TASK DETAILS> Reproduce the complete set of records, exactly as they appear.

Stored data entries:
========
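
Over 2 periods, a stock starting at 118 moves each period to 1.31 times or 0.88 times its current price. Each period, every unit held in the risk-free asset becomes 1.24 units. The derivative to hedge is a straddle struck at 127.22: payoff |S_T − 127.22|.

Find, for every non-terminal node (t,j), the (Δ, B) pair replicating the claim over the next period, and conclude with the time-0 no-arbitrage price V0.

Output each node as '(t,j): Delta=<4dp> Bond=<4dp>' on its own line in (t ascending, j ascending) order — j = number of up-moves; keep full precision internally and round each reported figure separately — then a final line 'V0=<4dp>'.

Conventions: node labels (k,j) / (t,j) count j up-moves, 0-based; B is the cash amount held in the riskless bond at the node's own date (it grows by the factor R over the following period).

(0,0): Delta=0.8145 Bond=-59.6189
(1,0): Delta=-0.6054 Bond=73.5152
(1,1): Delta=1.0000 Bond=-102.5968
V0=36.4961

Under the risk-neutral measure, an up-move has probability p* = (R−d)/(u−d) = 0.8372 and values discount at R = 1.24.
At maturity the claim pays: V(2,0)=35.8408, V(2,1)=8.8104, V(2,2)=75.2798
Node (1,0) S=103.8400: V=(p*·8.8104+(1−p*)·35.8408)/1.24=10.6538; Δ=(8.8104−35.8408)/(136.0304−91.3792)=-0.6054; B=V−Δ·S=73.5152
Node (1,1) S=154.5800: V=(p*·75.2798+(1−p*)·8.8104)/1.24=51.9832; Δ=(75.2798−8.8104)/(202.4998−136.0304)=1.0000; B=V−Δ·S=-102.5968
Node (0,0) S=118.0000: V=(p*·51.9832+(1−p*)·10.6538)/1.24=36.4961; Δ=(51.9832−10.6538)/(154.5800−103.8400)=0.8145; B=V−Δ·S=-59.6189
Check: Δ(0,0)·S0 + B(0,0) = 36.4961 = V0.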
========
TASK ANSWER>
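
Over 2 periods, a stock starting at 118 moves each period to 1.31 times or 0.88 times its current price. Each period, every unit held in the risk-free asset becomes 1.24 units. The derivative to hedge is a straddle struck at 127.22: payoff |S_T − 127.22|.

Find, for every non-terminal node (t,j), the (Δ, B) pair replicating the claim over the next period, and conclude with the time-0 no-arbitrage price V0.

Output each node as '(t,j): Delta=<4dp> Bond=<4dp>' on its own line in (t ascending, j ascending) order — j = number of up-moves; keep full precision internally and round each reported figure separately — then a final line 'V0=<4dp>'.

Conventions: node labels (k,j) / (t,j) count j up-moves, 0-based; B is the cash amount held in the riskless bond at the node's own date (it grows by the factor R over the following period).

(0,0): Delta=0.8145 Bond=-59.6189
(1,0): Delta=-0.6054 Bond=73.5152
(1,1): Delta=1.0000 Bond=-102.5968
V0=36.4961

Under the risk-neutral measure, an up-move has probability p* = (R−d)/(u−d) = 0.8372 and values discount at R = 1.24.
At maturity the claim pays: V(2,0)=35.8408, V(2,1)=8.8104, V(2,2)=75.2798
Node (1,0) S=103.8400: V=(p*·8.8104+(1−p*)·35.8408)/1.24=10.6538; Δ=(8.8104−35.8408)/(136.0304−91.3792)=-0.6054; B=V−Δ·S=73.5152
Node (1,1) S=154.5800: V=(p*·75.2798+(1−p*)·8.8104)/1.24=51.9832; Δ=(75.2798−8.8104)/(202.4998−136.0304)=1.0000; B=V−Δ·S=-102.5968
Node (0,0) S=118.0000: V=(p*·51.9832+(1−p*)·10.6538)/1.24=36.4961; Δ=(51.9832−10.6538)/(154.5800−103.8400)=0.8145; B=V−Δ·S=-59.6189
Check: Δ(0,0)·S0 + B(0,0) = 36.4961 = V0.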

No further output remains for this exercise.